#### Exercise objective:
Whenever a line in the entries below contains the string "filter", copy that line.

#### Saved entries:
------------------------

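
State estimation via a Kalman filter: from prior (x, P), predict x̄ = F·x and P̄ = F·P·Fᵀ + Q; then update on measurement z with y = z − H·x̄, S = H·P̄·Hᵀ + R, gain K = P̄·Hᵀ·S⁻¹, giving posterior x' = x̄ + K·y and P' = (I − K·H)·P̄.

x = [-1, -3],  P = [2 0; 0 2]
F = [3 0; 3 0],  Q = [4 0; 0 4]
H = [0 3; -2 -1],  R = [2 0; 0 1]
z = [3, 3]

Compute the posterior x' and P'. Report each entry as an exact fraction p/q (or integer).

x' = [-985/527, 463/527]
P' = [451/1581 -151/1581; -151/1581 331/1581]

x̄ = F·x = [-3, -3]
P̄ = F·P·Fᵀ + Q = [22 18; 18 22]
y = z − H·x̄ = [12, -6]
S = H·P̄·Hᵀ + R = [200 -174; -174 183]
K = P̄·Hᵀ·S⁻¹ = [-151/1054 -751/1581; 331/1054 -29/1581]
x' = x̄ + K·y = [-985/527, 463/527]
P' = (I − K·H)·P̄ = [451/1581 -151/1581; -151/1581 331/1581]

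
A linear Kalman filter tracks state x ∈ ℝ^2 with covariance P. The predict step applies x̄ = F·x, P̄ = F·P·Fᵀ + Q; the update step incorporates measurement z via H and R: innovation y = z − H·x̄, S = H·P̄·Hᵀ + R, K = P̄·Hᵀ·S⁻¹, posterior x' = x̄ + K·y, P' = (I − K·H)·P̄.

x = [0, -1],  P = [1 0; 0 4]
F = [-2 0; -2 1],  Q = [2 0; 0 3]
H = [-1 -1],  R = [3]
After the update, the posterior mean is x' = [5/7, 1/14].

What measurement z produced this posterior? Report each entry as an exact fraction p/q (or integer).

z = [-1]

x̄ = F·x = [0, -1]
P̄ = F·P·Fᵀ + Q = [6 4; 4 11]
S = H·P̄·Hᵀ + R = [28]
K = P̄·Hᵀ·S⁻¹ = [-5/14; -15/28]
x' − x̄ = [5/7, 15/14] = K·y
y = (KᵀK)⁻¹·Kᵀ·(x' − x̄) = [-2]
z = y + H·x̄ = [-2] + [1] = [-1]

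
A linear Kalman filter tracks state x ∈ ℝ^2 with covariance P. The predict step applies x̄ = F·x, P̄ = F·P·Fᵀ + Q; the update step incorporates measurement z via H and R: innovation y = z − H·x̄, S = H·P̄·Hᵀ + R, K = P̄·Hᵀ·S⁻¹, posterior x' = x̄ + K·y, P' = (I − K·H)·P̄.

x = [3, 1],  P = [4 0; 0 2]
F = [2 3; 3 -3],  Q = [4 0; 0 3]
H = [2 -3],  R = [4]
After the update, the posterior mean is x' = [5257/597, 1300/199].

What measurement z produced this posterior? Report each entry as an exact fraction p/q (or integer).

x̄ = F·x = [9, 6]
P̄ = F·P·Fᵀ + Q = [38 6; 6 57]
S = H·P̄·Hᵀ + R = [597]
K = P̄·Hᵀ·S⁻¹ = [58/597; -53/199]
x' − x̄ = [-116/597, 106/199] = K·y
y = (KᵀK)⁻¹·Kᵀ·(x' − x̄) = [-2]
z = y + H·x̄ = [-2] + [0] = [-2]

z = [-2]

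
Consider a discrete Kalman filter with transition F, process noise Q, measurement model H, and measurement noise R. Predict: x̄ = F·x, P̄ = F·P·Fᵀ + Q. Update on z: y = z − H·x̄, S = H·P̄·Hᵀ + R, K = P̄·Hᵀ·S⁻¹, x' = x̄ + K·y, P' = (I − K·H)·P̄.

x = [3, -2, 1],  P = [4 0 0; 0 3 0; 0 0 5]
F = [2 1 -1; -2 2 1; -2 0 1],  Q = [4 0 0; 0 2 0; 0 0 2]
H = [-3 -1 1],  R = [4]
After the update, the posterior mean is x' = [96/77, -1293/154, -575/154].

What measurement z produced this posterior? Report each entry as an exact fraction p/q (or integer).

z = [1]

x̄ = F·x = [3, -9, -5]
P̄ = F·P·Fᵀ + Q = [28 -15 -21; -15 35 21; -21 21 23]
S = H·P̄·Hᵀ + R = [308]
K = P̄·Hᵀ·S⁻¹ = [-45/154; 31/308; 65/308]
x' − x̄ = [-135/77, 93/154, 195/154] = K·y
y = (KᵀK)⁻¹·Kᵀ·(x' − x̄) = [6]
z = y + H·x̄ = [6] + [-5] = [1]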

------------------------

#### Solution for this problem:
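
State estimation via a Kalman filter: from prior (x, P), predict x̄ = F·x and P̄ = F·P·Fᵀ + Q; then update on measurement z with y = z − H·x̄, S = H·P̄·Hᵀ + R, gain K = P̄·Hᵀ·S⁻¹, giving posterior x' = x̄ + K·y and P' = (I − K·H)·P̄.
A linear Kalman filter tracks state x ∈ ℝ^2 with covariance P. The predict step applies x̄ = F·x, P̄ = F·P·Fᵀ + Q; the update step incorporates measurement z via H and R: innovation y = z − H·x̄, S = H·P̄·Hᵀ + R, K = P̄·Hᵀ·S⁻¹, posterior x' = x̄ + K·y, P' = (I − K·H)·P̄.
A linear Kalman filter tracks state x ∈ ℝ^2 with covariance P. The predict step applies x̄ = F·x, P̄ = F·P·Fᵀ + Q; the update step incorporates measurement z via H and R: innovation y = z − H·x̄, S = H·P̄·Hᵀ + R, K = P̄·Hᵀ·S⁻¹, posterior x' = x̄ + K·y, P' = (I − K·H)·P̄.
Consider a discrete Kalman filter with transition F, process noise Q, measurement model H, and measurement noise R. Predict: x̄ = F·x, P̄ = F·P·Fᵀ + Q. Update on z: y = z − H·x̄, S = H·P̄·Hᵀ + R, K = P̄·Hᵀ·S⁻¹, x' = x̄ + K·y, P' = (I − K·H)·P̄.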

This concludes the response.